From the records, report how many lines hold the word "always", with the number as the sole reply.

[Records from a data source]
────────────────────────────────────────
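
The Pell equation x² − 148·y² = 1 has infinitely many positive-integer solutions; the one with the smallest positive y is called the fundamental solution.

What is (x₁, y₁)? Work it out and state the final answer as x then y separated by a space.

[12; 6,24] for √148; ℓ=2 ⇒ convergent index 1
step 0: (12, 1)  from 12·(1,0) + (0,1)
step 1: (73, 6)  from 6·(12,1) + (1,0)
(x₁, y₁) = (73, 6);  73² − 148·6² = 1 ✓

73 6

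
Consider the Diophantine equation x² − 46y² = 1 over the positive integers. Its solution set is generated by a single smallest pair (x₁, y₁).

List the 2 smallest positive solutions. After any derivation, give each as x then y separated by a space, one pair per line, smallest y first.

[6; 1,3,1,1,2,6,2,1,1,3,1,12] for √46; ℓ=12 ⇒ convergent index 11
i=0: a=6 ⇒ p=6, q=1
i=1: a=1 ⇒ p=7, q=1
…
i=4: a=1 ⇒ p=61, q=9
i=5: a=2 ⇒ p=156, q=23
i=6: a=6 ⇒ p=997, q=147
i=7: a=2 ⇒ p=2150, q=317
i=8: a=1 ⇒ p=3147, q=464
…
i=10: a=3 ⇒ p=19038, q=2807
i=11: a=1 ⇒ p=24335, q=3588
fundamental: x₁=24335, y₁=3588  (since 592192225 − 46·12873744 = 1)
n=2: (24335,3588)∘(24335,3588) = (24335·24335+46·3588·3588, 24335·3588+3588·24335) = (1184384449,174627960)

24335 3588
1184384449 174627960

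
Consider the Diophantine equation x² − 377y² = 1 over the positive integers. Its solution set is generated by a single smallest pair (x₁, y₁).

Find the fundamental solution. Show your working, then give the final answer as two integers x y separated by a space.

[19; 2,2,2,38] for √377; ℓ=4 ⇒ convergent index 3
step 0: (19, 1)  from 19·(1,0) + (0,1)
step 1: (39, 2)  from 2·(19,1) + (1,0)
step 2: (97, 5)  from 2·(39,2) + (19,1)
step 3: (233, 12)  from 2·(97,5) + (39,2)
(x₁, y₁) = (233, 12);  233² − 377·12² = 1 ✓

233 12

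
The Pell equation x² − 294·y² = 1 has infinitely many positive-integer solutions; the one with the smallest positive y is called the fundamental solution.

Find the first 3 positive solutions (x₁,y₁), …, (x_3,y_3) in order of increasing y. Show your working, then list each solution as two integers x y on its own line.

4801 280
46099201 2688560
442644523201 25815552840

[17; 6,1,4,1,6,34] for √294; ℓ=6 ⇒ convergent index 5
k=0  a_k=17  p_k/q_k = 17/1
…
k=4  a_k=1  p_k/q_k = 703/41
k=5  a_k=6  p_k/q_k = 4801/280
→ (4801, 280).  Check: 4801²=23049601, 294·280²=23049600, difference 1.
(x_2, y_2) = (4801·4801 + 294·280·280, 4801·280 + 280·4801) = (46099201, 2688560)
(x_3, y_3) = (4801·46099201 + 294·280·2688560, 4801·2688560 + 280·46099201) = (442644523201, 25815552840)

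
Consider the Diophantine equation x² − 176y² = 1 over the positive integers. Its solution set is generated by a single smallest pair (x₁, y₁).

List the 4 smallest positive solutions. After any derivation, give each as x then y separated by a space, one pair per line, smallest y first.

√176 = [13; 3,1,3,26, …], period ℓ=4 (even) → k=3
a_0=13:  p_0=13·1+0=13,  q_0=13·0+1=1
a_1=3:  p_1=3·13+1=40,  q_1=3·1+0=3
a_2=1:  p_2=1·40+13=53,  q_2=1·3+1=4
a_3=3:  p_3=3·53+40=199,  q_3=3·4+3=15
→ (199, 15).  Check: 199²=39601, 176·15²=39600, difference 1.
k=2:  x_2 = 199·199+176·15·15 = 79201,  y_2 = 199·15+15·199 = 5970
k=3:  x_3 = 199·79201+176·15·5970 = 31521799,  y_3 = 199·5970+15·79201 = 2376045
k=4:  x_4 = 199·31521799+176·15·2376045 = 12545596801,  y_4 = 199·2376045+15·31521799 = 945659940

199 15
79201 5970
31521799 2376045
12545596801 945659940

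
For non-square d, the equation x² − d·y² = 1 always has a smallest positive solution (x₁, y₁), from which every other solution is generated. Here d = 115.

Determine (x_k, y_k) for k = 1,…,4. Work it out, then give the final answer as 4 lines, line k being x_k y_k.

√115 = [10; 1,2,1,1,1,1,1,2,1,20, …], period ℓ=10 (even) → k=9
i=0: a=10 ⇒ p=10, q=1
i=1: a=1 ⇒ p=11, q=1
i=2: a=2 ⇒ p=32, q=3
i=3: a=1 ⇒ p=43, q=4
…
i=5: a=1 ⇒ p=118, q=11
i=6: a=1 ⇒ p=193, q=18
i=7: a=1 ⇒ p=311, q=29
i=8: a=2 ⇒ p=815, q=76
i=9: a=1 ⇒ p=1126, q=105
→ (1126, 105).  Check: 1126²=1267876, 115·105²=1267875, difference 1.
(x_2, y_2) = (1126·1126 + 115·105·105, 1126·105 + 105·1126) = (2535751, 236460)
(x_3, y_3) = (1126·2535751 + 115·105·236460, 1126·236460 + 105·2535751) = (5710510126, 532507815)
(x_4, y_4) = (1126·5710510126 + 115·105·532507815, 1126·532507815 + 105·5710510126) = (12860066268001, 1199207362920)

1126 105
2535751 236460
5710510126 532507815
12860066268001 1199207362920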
────────────────────────────────────────
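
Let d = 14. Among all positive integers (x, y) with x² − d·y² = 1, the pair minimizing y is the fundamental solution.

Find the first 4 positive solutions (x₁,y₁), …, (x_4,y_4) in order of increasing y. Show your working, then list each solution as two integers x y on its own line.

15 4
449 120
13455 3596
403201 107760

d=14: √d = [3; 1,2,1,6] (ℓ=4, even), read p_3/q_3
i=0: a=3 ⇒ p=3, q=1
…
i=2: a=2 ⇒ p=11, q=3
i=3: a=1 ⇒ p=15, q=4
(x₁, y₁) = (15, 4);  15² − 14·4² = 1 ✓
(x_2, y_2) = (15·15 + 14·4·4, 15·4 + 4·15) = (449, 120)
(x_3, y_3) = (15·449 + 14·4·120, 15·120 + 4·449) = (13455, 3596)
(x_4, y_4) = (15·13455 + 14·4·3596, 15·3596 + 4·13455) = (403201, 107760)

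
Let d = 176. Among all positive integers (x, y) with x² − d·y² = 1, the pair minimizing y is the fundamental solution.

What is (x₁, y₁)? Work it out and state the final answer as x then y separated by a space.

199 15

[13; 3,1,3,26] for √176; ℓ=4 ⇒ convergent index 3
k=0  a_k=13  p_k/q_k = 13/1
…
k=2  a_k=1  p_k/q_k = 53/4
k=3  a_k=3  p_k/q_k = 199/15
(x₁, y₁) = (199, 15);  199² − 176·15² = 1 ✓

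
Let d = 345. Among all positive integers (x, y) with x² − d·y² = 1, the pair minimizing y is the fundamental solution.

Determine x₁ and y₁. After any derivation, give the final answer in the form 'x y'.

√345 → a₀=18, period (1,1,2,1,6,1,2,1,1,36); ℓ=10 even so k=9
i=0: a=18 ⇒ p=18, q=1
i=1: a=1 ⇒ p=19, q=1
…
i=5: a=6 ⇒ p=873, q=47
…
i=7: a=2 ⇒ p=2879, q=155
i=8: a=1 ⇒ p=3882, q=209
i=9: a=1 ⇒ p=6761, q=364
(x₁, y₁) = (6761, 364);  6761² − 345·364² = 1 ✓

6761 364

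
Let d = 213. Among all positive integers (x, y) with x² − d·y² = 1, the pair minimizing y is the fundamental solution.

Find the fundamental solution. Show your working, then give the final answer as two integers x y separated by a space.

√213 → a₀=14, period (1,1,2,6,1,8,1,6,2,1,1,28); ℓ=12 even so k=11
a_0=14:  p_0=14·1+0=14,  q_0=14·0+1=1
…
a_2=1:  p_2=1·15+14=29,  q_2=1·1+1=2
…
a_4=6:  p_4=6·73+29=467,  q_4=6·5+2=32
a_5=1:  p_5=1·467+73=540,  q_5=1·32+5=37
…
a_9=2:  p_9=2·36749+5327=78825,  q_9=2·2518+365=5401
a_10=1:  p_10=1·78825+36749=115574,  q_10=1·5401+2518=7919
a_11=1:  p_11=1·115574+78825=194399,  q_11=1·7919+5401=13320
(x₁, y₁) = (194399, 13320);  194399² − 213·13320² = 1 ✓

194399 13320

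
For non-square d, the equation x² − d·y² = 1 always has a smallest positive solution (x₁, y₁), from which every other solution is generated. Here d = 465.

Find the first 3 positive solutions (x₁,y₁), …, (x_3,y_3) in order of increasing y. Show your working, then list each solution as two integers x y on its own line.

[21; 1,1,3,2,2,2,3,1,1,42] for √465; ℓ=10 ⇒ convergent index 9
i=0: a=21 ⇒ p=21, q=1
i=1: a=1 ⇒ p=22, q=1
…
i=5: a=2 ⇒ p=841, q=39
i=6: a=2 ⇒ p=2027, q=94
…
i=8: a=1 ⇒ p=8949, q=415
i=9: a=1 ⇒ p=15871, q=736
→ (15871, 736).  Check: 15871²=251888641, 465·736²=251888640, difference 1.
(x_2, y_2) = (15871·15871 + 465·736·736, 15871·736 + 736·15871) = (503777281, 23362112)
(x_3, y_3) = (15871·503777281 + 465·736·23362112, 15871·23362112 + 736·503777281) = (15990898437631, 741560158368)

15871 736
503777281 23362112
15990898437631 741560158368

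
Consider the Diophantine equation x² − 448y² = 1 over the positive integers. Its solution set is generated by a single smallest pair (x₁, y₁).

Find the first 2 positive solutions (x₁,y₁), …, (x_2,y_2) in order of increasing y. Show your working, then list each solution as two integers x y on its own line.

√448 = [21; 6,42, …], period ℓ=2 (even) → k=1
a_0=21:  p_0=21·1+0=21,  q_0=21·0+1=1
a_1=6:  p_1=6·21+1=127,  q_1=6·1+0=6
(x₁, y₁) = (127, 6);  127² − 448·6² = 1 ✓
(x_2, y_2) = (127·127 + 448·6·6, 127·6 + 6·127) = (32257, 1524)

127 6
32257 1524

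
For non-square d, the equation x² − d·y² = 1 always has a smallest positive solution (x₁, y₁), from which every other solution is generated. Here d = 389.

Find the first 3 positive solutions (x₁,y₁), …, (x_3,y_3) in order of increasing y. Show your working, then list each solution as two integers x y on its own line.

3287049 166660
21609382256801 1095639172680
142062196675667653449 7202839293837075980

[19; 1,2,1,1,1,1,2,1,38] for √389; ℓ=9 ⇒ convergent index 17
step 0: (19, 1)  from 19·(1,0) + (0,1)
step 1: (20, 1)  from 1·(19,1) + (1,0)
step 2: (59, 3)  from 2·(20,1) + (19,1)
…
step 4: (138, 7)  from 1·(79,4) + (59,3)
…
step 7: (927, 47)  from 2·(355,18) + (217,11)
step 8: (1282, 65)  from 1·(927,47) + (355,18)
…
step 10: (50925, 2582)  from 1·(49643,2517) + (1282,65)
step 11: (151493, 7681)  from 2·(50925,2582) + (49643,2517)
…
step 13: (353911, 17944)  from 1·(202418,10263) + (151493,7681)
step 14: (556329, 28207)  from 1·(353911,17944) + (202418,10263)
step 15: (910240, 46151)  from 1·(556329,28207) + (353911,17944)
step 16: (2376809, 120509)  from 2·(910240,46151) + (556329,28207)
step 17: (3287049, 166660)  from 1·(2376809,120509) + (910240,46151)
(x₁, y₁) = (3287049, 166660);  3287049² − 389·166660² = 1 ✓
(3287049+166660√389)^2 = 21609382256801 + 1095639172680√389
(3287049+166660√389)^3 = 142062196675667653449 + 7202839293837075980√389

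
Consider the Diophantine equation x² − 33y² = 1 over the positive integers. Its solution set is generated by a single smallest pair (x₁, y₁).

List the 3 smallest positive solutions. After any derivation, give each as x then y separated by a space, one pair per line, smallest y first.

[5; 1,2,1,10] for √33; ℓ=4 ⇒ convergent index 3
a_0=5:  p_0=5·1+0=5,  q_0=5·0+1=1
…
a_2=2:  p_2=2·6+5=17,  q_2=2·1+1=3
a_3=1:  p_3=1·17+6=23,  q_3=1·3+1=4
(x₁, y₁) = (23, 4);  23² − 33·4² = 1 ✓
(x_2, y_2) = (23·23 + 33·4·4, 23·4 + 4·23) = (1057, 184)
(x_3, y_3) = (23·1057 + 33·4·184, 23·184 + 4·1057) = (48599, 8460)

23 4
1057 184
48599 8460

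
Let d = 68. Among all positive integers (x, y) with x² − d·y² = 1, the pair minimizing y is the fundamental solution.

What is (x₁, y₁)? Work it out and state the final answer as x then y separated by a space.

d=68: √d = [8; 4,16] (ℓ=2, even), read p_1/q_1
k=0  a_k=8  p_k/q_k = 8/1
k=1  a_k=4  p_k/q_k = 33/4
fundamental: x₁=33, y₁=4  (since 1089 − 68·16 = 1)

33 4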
────────────────────────────────────────
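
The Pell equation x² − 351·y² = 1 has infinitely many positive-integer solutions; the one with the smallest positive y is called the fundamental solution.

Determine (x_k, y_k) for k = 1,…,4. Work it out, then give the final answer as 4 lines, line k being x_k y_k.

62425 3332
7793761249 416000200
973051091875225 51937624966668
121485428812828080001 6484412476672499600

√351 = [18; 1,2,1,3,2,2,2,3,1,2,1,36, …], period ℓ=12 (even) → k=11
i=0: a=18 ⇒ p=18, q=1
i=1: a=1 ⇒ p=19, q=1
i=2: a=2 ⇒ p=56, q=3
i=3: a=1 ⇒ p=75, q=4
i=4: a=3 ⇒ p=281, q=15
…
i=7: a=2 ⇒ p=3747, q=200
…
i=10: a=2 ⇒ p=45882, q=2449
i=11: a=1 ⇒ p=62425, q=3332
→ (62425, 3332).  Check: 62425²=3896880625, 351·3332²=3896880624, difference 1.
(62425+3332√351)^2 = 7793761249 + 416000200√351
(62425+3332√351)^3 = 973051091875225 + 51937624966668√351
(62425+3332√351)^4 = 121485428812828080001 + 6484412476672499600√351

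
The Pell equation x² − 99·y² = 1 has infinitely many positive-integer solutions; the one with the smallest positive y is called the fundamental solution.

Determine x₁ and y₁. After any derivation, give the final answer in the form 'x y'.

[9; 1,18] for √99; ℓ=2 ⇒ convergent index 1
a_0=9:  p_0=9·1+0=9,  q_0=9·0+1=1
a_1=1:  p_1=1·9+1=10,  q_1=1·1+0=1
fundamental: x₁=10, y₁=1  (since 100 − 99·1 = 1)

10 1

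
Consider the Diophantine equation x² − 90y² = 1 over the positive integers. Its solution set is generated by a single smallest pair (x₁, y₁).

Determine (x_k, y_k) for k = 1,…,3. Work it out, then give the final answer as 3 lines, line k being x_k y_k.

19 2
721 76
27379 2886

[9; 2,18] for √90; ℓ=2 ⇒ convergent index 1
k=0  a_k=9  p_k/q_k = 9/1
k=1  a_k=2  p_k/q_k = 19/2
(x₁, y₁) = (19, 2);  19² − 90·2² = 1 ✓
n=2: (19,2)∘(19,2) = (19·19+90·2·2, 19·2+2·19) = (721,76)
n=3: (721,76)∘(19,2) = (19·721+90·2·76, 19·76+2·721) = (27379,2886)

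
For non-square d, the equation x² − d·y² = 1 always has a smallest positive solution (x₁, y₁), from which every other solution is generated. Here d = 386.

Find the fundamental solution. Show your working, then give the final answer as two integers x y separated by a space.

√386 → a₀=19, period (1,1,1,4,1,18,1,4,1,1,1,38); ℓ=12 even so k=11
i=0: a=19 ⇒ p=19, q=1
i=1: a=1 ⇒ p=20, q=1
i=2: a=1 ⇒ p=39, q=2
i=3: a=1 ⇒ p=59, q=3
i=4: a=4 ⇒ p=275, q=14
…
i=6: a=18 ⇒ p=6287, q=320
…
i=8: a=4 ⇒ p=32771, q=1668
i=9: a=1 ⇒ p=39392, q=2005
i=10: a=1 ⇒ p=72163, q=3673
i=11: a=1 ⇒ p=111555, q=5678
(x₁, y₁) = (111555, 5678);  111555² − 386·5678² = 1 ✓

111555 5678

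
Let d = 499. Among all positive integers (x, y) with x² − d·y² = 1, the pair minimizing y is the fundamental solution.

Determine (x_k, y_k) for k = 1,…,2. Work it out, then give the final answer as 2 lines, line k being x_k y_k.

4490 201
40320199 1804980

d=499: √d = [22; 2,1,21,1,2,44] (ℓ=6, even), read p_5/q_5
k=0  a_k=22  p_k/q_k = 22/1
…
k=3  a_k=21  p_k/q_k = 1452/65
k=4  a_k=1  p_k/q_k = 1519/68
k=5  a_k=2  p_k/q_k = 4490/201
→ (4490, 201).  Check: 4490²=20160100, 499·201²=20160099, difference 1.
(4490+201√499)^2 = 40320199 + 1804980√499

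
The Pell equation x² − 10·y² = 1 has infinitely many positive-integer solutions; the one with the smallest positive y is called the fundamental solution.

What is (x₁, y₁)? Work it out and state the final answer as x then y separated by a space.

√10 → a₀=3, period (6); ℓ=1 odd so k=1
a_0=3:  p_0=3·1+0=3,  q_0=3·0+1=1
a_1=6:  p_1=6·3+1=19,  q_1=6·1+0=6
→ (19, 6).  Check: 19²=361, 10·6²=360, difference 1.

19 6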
────────────────────────────────────────
:: Task output ::
4